■ EXERCISE BRIEF
The records appear below. Set down exactly each line from the one that contains "A logging library" through the last, both included.

■ Collected data
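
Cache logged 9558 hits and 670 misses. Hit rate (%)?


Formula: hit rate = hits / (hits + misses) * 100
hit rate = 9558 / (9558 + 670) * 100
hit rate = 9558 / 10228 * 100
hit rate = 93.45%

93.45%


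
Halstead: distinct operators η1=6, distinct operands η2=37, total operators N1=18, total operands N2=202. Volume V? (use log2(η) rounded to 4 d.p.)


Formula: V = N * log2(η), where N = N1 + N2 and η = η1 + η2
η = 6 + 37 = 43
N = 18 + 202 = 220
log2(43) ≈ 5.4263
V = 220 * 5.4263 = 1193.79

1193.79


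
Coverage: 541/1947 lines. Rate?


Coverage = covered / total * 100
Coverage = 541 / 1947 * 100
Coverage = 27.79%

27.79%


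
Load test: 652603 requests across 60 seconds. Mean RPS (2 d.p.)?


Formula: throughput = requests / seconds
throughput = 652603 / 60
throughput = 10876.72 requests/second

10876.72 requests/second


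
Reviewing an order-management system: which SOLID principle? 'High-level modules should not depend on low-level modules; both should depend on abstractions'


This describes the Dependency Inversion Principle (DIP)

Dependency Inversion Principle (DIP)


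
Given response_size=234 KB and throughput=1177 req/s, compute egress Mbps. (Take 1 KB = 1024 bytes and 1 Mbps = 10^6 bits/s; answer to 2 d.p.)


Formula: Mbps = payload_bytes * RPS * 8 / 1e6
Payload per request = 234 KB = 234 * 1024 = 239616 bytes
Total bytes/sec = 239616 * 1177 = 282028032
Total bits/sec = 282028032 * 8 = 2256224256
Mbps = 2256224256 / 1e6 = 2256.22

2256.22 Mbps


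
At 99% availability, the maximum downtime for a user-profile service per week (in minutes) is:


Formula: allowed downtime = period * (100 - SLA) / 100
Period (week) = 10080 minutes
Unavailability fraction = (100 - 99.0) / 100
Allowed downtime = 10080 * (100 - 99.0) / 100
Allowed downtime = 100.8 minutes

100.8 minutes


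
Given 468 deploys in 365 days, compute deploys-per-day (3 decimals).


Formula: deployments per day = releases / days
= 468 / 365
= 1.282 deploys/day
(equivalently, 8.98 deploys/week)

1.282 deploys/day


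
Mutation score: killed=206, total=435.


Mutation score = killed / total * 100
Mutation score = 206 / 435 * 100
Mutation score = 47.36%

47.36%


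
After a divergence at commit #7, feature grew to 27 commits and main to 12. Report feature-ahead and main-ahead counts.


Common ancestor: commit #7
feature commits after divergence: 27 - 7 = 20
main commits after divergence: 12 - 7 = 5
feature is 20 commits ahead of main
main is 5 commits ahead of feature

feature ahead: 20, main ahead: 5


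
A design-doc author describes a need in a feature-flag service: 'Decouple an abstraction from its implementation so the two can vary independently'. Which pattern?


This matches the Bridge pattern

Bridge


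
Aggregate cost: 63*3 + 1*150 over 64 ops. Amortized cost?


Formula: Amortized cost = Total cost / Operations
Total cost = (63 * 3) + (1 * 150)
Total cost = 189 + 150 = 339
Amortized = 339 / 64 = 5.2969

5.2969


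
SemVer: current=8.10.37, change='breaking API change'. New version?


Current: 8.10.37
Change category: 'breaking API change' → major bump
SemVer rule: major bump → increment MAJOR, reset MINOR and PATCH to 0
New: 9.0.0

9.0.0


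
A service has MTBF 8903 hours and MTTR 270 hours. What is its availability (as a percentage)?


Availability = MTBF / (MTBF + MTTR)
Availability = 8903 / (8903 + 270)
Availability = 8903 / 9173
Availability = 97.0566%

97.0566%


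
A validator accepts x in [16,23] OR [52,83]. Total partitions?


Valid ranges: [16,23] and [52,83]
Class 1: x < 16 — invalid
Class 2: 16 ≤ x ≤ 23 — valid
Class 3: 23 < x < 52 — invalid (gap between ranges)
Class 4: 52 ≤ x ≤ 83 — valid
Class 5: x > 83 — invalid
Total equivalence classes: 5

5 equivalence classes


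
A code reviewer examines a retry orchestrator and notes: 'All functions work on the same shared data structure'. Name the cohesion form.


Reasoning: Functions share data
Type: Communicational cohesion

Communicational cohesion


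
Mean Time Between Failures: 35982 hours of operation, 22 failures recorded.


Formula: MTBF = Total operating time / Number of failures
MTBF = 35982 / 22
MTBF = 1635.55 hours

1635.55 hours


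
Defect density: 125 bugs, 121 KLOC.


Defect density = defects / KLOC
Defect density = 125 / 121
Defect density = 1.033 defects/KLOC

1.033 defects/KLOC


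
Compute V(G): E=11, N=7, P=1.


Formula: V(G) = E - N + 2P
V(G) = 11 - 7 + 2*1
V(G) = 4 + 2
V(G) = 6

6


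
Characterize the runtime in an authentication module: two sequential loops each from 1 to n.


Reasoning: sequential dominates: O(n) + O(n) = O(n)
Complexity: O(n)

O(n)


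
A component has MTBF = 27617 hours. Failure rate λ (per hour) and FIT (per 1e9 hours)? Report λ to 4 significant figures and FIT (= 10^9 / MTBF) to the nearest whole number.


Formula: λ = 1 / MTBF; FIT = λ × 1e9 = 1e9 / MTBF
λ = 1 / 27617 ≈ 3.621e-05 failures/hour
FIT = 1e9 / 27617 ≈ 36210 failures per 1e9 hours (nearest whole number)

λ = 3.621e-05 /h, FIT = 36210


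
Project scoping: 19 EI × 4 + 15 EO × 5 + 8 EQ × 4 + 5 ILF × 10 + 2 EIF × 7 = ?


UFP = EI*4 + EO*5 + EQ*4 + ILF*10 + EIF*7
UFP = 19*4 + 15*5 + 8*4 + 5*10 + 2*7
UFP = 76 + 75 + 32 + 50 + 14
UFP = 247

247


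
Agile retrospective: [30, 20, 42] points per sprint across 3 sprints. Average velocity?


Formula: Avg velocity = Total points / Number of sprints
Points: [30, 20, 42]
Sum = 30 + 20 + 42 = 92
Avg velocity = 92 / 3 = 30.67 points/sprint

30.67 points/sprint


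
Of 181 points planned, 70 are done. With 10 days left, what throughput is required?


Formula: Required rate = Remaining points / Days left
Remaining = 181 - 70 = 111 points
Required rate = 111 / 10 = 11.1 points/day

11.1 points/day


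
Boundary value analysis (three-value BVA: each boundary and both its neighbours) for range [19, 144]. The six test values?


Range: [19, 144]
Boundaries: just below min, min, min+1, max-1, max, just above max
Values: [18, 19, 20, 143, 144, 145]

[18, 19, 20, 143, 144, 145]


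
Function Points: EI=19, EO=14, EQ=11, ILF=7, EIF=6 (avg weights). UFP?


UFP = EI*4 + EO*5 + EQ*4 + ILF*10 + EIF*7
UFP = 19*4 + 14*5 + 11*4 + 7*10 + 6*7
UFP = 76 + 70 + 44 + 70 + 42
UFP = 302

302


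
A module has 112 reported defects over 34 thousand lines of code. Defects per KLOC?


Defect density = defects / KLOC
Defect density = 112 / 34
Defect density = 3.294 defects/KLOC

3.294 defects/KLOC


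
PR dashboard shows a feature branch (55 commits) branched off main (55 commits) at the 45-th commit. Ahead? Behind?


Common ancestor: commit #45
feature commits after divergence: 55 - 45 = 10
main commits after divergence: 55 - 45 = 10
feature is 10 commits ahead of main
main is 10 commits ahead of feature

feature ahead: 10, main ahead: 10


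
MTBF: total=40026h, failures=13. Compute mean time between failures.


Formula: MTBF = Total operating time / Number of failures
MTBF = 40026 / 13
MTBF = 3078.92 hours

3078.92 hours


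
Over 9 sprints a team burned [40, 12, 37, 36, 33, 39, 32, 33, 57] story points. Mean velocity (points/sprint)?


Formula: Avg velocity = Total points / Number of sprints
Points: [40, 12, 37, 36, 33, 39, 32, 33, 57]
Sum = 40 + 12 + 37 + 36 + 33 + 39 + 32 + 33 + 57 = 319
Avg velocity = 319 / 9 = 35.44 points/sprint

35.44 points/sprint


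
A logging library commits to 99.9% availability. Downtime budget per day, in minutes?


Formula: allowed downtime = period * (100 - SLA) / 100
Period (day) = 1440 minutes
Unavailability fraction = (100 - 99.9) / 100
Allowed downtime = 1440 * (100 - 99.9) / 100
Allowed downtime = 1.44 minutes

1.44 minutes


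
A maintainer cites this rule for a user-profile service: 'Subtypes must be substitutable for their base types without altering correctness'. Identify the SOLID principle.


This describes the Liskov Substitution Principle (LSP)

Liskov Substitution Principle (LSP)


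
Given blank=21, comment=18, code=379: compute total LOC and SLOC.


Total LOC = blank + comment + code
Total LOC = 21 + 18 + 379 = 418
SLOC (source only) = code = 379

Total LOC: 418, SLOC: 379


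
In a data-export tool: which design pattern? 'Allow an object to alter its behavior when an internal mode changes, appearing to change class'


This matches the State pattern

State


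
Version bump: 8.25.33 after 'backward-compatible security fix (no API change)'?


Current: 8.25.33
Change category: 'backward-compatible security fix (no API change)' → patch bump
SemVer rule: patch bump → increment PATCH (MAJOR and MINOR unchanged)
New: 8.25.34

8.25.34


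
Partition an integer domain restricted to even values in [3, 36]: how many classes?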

■ RESPONSE BOX
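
A logging library commits to 99.9% availability. Downtime budget per day, in minutes?


Formula: allowed downtime = period * (100 - SLA) / 100
Period (day) = 1440 minutes
Unavailability fraction = (100 - 99.9) / 100
Allowed downtime = 1440 * (100 - 99.9) / 100
Allowed downtime = 1.44 minutes

1.44 minutes


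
A maintainer cites this rule for a user-profile service: 'Subtypes must be substitutable for their base types without altering correctness'. Identify the SOLID principle.


This describes the Liskov Substitution Principle (LSP)

Liskov Substitution Principle (LSP)


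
Given blank=21, comment=18, code=379: compute total LOC and SLOC.


Total LOC = blank + comment + code
Total LOC = 21 + 18 + 379 = 418
SLOC (source only) = code = 379

Total LOC: 418, SLOC: 379


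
In a data-export tool: which design pattern? 'Allow an object to alter its behavior when an internal mode changes, appearing to change class'


This matches the State pattern

State


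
Version bump: 8.25.33 after 'backward-compatible security fix (no API change)'?


Current: 8.25.33
Change category: 'backward-compatible security fix (no API change)' → patch bump
SemVer rule: patch bump → increment PATCH (MAJOR and MINOR unchanged)
New: 8.25.34

8.25.34


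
Partition an integer domain restricted to even values in [3, 36]: how many classes?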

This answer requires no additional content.